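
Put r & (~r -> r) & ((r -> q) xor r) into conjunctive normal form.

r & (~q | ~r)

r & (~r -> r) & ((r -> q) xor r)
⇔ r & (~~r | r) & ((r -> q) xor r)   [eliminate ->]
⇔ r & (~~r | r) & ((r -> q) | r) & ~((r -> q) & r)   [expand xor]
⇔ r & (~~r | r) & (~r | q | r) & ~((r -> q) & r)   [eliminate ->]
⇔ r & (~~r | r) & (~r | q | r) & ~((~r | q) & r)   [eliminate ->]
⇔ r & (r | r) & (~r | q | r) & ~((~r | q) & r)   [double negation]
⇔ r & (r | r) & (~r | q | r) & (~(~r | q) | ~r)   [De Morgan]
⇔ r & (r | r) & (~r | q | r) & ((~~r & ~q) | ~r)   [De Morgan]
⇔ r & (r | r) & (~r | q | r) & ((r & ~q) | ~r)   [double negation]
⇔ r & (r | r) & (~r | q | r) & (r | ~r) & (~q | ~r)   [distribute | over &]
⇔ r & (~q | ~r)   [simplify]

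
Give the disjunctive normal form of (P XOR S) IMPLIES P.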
--*--
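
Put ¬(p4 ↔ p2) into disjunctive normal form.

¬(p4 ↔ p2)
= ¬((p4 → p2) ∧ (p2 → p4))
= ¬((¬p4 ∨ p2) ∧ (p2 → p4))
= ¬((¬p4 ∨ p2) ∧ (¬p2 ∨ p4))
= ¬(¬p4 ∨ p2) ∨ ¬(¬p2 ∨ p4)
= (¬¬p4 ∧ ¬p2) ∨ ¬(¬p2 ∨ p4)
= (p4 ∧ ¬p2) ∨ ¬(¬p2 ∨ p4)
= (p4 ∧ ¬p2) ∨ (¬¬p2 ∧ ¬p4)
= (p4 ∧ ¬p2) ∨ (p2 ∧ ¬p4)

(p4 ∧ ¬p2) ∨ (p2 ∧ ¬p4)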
--*--
**WHAT YOU NEED TO DO:** Taking the listing above as the source, transcribe only the lines starting at the line with "Put r & (~r" and going through the line with "Give the disjunctive", unaltered and with both ends included.

**WRITTEN RESPONSE:**
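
Put r & (~r -> r) & ((r -> q) xor r) into conjunctive normal form.

r & (~q | ~r)

r & (~r -> r) & ((r -> q) xor r)
⇔ r & (~~r | r) & ((r -> q) xor r)   [eliminate ->]
⇔ r & (~~r | r) & ((r -> q) | r) & ~((r -> q) & r)   [expand xor]
⇔ r & (~~r | r) & (~r | q | r) & ~((r -> q) & r)   [eliminate ->]
⇔ r & (~~r | r) & (~r | q | r) & ~((~r | q) & r)   [eliminate ->]
⇔ r & (r | r) & (~r | q | r) & ~((~r | q) & r)   [double negation]
⇔ r & (r | r) & (~r | q | r) & (~(~r | q) | ~r)   [De Morgan]
⇔ r & (r | r) & (~r | q | r) & ((~~r & ~q) | ~r)   [De Morgan]
⇔ r & (r | r) & (~r | q | r) & ((r & ~q) | ~r)   [double negation]
⇔ r & (r | r) & (~r | q | r) & (r | ~r) & (~q | ~r)   [distribute | over &]
⇔ r & (~q | ~r)   [simplify]

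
Give the disjunctive normal form of (P XOR S) IMPLIES P.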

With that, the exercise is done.